#### SUPPLIED MATERIAL

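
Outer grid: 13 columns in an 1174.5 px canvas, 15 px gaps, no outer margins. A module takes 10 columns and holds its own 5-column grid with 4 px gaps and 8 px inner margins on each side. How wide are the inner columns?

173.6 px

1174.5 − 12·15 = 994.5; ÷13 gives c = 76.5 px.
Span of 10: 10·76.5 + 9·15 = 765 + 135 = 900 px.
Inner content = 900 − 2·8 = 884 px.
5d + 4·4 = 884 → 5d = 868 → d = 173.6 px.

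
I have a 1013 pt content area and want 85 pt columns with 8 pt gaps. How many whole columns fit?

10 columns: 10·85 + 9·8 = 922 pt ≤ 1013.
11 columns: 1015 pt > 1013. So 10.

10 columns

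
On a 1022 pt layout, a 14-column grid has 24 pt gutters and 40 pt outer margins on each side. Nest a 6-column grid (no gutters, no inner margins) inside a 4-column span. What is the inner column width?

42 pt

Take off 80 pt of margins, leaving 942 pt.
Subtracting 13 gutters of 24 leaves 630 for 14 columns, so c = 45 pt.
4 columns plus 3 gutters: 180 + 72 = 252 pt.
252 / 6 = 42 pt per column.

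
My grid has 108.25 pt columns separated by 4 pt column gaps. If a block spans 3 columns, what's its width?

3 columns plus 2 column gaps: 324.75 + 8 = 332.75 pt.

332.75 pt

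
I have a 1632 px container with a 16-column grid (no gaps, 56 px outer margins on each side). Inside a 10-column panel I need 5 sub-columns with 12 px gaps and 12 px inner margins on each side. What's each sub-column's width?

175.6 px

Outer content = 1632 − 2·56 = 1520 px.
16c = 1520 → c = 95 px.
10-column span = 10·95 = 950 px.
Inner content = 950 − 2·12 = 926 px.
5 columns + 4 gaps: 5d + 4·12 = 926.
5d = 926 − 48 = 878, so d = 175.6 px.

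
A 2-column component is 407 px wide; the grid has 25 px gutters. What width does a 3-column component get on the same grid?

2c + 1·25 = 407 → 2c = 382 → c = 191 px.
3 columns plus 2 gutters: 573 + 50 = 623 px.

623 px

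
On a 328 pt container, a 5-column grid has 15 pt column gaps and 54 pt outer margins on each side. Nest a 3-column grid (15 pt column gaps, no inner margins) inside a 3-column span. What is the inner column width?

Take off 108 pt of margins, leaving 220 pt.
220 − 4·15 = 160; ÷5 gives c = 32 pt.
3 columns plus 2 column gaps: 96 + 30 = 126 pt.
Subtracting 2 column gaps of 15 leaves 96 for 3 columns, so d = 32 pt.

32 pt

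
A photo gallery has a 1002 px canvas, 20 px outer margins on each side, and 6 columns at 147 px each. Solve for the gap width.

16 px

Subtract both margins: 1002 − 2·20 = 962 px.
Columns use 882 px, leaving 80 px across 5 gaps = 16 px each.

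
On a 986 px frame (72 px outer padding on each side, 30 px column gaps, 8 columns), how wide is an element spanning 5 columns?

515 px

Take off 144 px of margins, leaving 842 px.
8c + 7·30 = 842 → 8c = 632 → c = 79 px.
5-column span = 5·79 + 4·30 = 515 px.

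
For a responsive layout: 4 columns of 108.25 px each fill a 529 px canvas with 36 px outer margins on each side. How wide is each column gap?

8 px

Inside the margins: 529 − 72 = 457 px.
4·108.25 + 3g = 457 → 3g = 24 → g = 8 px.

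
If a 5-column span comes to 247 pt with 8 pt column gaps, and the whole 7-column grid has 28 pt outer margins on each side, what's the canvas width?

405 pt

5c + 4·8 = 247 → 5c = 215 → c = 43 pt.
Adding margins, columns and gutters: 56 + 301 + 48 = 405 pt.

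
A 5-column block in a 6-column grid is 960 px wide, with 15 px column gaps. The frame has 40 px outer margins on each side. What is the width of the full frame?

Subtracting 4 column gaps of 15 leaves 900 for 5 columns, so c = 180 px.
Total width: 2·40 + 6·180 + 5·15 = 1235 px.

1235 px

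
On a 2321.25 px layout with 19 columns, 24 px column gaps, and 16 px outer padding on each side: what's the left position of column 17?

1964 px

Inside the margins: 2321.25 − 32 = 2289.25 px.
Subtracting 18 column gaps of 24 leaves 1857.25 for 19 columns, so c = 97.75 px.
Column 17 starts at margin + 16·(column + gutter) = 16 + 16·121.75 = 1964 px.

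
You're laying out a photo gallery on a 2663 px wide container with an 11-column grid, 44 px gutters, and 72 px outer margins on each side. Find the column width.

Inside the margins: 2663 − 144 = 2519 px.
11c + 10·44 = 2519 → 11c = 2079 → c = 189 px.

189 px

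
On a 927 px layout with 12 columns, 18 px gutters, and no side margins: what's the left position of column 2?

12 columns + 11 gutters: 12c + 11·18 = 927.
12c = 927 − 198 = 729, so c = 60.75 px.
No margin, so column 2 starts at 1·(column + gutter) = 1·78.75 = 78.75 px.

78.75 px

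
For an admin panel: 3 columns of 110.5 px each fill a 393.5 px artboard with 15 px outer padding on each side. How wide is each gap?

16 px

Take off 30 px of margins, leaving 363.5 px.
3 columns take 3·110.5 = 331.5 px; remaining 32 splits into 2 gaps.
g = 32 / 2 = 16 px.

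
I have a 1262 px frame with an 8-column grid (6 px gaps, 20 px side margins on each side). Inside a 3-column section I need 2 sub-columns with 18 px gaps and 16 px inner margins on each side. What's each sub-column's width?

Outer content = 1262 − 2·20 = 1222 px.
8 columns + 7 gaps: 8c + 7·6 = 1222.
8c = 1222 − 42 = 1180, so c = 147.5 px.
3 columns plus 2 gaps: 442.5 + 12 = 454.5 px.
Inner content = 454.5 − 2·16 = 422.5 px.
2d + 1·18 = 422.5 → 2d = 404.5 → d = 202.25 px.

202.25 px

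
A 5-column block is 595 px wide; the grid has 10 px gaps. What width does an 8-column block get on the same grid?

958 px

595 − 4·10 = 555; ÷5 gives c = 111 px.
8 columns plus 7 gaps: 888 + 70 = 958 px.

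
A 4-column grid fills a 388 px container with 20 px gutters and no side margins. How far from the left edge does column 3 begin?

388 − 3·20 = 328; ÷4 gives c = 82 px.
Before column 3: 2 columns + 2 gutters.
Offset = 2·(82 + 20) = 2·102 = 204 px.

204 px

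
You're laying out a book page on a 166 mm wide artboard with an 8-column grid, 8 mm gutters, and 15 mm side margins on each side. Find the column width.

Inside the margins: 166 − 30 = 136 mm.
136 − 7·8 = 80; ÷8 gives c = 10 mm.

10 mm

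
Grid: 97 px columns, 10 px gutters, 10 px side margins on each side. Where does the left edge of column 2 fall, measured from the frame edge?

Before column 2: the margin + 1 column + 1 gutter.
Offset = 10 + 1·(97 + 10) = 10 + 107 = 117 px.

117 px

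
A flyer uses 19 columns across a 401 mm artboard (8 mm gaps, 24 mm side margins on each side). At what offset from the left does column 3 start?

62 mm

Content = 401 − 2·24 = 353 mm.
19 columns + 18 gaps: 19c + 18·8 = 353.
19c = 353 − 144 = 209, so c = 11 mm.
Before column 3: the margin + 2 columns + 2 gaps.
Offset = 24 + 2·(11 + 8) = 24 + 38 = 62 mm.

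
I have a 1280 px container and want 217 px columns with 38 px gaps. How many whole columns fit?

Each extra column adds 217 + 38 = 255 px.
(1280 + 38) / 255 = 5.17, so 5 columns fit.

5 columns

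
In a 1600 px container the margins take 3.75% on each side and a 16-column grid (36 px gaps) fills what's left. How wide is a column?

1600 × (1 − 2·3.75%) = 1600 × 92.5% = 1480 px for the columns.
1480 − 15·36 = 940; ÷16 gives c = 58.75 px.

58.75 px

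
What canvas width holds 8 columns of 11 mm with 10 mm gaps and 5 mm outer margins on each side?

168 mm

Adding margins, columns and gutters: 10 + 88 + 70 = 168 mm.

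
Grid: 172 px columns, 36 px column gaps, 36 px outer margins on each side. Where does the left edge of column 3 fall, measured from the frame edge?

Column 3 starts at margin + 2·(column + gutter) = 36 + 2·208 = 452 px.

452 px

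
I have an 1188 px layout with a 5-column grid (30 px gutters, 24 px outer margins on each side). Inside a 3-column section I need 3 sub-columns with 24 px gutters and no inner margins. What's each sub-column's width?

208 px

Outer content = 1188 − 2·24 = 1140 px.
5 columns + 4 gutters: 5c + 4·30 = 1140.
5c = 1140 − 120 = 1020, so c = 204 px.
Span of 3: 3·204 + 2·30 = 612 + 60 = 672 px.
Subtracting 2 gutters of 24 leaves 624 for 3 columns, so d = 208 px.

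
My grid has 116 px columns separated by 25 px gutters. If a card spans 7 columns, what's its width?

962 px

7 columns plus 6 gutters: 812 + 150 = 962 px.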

#### WHAT IS REQUIRED
All lines from the one with "My grid has 116" to the end of the records must be set down exactly. Skip every line before it.

#### RESULT
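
My grid has 116 px columns separated by 25 px gutters. If a card spans 7 columns, what's its width?

962 px

7 columns plus 6 gutters: 812 + 150 = 962 px.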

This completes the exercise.